Study material START
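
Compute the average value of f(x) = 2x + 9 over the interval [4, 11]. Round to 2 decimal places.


Average value = 1/(b-a) * integral from a to b of f(x) dx
First compute the integral of 2x + 9:
F(x) = x^2 + 9x
F(11) = 1 * 121 + 9 * 11 = 220
F(4) = 1 * 16 + 9 * 4 = 52
Integral = 220 - 52 = 168
Average = 168 / (11 - 4) = 168 / 7
= 24 = 24.00

24.00


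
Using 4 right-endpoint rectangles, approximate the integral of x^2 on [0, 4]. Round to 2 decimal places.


Right Riemann sum uses right endpoints of each subinterval.
Interval: [0, 4], n = 4
dx = (4 - 0) / 4 = 1
Right endpoints: [1, 2, 3, 4]
f values: [1, 4, 9, 16]
Sum = dx * (sum of f values)
= 1 * 30
= 30 = 30.00

30.00


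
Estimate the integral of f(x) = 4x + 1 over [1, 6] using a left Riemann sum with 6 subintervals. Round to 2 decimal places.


Left Riemann sum uses left endpoints of each subinterval.
Interval: [1, 6], n = 6
dx = (6 - 1) / 6 = 5/6
Left endpoints: [1, 11/6, 8/3, 7/2, 13/3, 31/6]
f values: [5, 25/3, 35/3, 15, 55/3, 65/3]
Sum = dx * (sum of f values)
= 5/6 * 80
= 200/3 ≈ 66.67

66.67


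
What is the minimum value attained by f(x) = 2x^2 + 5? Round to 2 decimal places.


For a quadratic f(x) = ax^2 + bx + c with a > 0, the minimum is at the vertex.
Vertex x-coordinate: x = -b/(2a)
x = -(0) / (2 * 2)
x = 0/4 = 0
Substitute back to find the minimum value:
f(0) = 2 * 0^2 + 0 * 0 + 5
= 0 + 0 + 5
= 5 = 5.00

5.00


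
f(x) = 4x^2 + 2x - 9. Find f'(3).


Differentiate term by term using power and sum rules:
f(x) = 4x^2 + 2x - 9
f'(x) = 8x + 2
Substitute x = 3:
f'(3) = 8 * 3 + 2
= 24 + 2
= 26

26


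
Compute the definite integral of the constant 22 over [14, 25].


The integral of a constant k over [a, b] equals k * (b - a).
integral from 14 to 25 of 22 dx
= 22 * (25 - 14)
= 22 * 11
= 242

242


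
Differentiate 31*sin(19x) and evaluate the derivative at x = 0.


Apply the chain rule to differentiate 31*sin(19x):
d/dx [31*sin(19x)]
= 31 * cos(19x) * d/dx(19x)
= 31 * 19 * cos(19x)
= 589 * cos(19x)
Evaluate at x = 0:
= 589 * cos(0)
= 589 * 1
= 589

589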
Study material END
About this task. The answer must be the lines from the one containing "Estimate the integral" to the final line of the data above, copied exactly, both included, with nothing added.

Result for this exercise.
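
Estimate the integral of f(x) = 4x + 1 over [1, 6] using a left Riemann sum with 6 subintervals. Round to 2 decimal places.


Left Riemann sum uses left endpoints of each subinterval.
Interval: [1, 6], n = 6
dx = (6 - 1) / 6 = 5/6
Left endpoints: [1, 11/6, 8/3, 7/2, 13/3, 31/6]
f values: [5, 25/3, 35/3, 15, 55/3, 65/3]
Sum = dx * (sum of f values)
= 5/6 * 80
= 200/3 ≈ 66.67

66.67


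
What is the minimum value attained by f(x) = 2x^2 + 5? Round to 2 decimal places.


For a quadratic f(x) = ax^2 + bx + c with a > 0, the minimum is at the vertex.
Vertex x-coordinate: x = -b/(2a)
x = -(0) / (2 * 2)
x = 0/4 = 0
Substitute back to find the minimum value:
f(0) = 2 * 0^2 + 0 * 0 + 5
= 0 + 0 + 5
= 5 = 5.00

5.00


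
f(x) = 4x^2 + 2x - 9. Find f'(3).


Differentiate term by term using power and sum rules:
f(x) = 4x^2 + 2x - 9
f'(x) = 8x + 2
Substitute x = 3:
f'(3) = 8 * 3 + 2
= 24 + 2
= 26

26


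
Compute the definite integral of the constant 22 over [14, 25].


The integral of a constant k over [a, b] equals k * (b - a).
integral from 14 to 25 of 22 dx
= 22 * (25 - 14)
= 22 * 11
= 242

242


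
Differentiate 31*sin(19x) and evaluate the derivative at x = 0.


Apply the chain rule to differentiate 31*sin(19x):
d/dx [31*sin(19x)]
= 31 * cos(19x) * d/dx(19x)
= 31 * 19 * cos(19x)
= 589 * cos(19x)
Evaluate at x = 0:
= 589 * cos(0)
= 589 * 1
= 589

589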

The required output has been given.